--- Exercise input ---

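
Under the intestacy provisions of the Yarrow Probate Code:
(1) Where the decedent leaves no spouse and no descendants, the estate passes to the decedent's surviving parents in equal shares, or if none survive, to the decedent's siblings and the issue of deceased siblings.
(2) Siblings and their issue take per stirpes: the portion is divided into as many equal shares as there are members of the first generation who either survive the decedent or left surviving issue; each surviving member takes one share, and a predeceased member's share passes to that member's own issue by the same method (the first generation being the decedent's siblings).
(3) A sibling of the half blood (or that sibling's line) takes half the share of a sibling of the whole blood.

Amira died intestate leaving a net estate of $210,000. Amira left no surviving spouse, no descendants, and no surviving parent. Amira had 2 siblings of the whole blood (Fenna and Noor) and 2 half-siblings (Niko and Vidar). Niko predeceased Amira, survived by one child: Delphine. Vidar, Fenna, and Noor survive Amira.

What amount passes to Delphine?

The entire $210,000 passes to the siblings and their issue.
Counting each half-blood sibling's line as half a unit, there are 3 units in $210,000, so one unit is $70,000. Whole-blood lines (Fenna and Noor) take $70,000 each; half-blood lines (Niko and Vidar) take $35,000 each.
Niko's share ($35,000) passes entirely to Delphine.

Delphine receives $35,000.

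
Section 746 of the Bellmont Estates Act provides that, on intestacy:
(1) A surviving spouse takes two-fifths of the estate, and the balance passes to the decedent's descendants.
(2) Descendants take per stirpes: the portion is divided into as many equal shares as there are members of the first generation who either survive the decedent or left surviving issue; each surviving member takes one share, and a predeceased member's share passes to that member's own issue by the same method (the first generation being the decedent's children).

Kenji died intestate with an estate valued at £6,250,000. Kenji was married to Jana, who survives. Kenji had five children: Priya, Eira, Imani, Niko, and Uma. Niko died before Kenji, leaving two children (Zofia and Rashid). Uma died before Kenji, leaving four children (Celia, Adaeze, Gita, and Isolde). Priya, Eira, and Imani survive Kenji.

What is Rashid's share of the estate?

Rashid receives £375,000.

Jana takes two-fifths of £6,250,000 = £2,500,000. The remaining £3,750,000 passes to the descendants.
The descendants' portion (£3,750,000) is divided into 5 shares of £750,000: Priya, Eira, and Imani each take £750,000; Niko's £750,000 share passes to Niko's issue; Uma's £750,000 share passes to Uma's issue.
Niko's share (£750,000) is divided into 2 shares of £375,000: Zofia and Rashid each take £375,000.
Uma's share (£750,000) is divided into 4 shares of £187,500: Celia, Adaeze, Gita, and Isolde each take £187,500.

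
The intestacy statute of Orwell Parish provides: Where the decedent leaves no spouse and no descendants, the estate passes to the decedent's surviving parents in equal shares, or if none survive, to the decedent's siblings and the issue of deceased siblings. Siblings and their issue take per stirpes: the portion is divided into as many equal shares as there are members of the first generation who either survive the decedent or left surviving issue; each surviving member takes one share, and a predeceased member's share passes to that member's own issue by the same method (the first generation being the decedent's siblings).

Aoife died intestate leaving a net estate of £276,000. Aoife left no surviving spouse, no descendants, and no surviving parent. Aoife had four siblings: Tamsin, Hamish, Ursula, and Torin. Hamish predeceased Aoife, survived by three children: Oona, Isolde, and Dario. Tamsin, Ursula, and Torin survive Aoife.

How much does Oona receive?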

---

Task objective: Set the entries above down again, each one exactly as written.

Answer to the exercise:
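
Under the intestacy provisions of the Yarrow Probate Code:
(1) Where the decedent leaves no spouse and no descendants, the estate passes to the decedent's surviving parents in equal shares, or if none survive, to the decedent's siblings and the issue of deceased siblings.
(2) Siblings and their issue take per stirpes: the portion is divided into as many equal shares as there are members of the first generation who either survive the decedent or left surviving issue; each surviving member takes one share, and a predeceased member's share passes to that member's own issue by the same method (the first generation being the decedent's siblings).
(3) A sibling of the half blood (or that sibling's line) takes half the share of a sibling of the whole blood.

Amira died intestate leaving a net estate of $210,000. Amira left no surviving spouse, no descendants, and no surviving parent. Amira had 2 siblings of the whole blood (Fenna and Noor) and 2 half-siblings (Niko and Vidar). Niko predeceased Amira, survived by one child: Delphine. Vidar, Fenna, and Noor survive Amira.

What amount passes to Delphine?

The entire $210,000 passes to the siblings and their issue.
Counting each half-blood sibling's line as half a unit, there are 3 units in $210,000, so one unit is $70,000. Whole-blood lines (Fenna and Noor) take $70,000 each; half-blood lines (Niko and Vidar) take $35,000 each.
Niko's share ($35,000) passes entirely to Delphine.

Delphine receives $35,000.

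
Section 746 of the Bellmont Estates Act provides that, on intestacy:
(1) A surviving spouse takes two-fifths of the estate, and the balance passes to the decedent's descendants.
(2) Descendants take per stirpes: the portion is divided into as many equal shares as there are members of the first generation who either survive the decedent or left surviving issue; each surviving member takes one share, and a predeceased member's share passes to that member's own issue by the same method (the first generation being the decedent's children).

Kenji died intestate with an estate valued at £6,250,000. Kenji was married to Jana, who survives. Kenji had five children: Priya, Eira, Imani, Niko, and Uma. Niko died before Kenji, leaving two children (Zofia and Rashid). Uma died before Kenji, leaving four children (Celia, Adaeze, Gita, and Isolde). Priya, Eira, and Imani survive Kenji.

What is Rashid's share of the estate?

Rashid receives £375,000.

Jana takes two-fifths of £6,250,000 = £2,500,000. The remaining £3,750,000 passes to the descendants.
The descendants' portion (£3,750,000) is divided into 5 shares of £750,000: Priya, Eira, and Imani each take £750,000; Niko's £750,000 share passes to Niko's issue; Uma's £750,000 share passes to Uma's issue.
Niko's share (£750,000) is divided into 2 shares of £375,000: Zofia and Rashid each take £375,000.
Uma's share (£750,000) is divided into 4 shares of £187,500: Celia, Adaeze, Gita, and Isolde each take £187,500.

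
The intestacy statute of Orwell Parish provides: Where the decedent leaves no spouse and no descendants, the estate passes to the decedent's surviving parents in equal shares, or if none survive, to the decedent's siblings and the issue of deceased siblings. Siblings and their issue take per stirpes: the portion is divided into as many equal shares as there are members of the first generation who either survive the decedent or left surviving issue; each surviving member takes one share, and a predeceased member's share passes to that member's own issue by the same method (the first generation being the decedent's siblings).

Aoife died intestate leaving a net estate of £276,000. Aoife left no surviving spouse, no descendants, and no surviving parent. Aoife had four siblings: Tamsin, Hamish, Ursula, and Torin. Hamish predeceased Aoife, survived by three children: Oona, Isolde, and Dario. Tamsin, Ursula, and Torin survive Aoife.

How much does Oona receive?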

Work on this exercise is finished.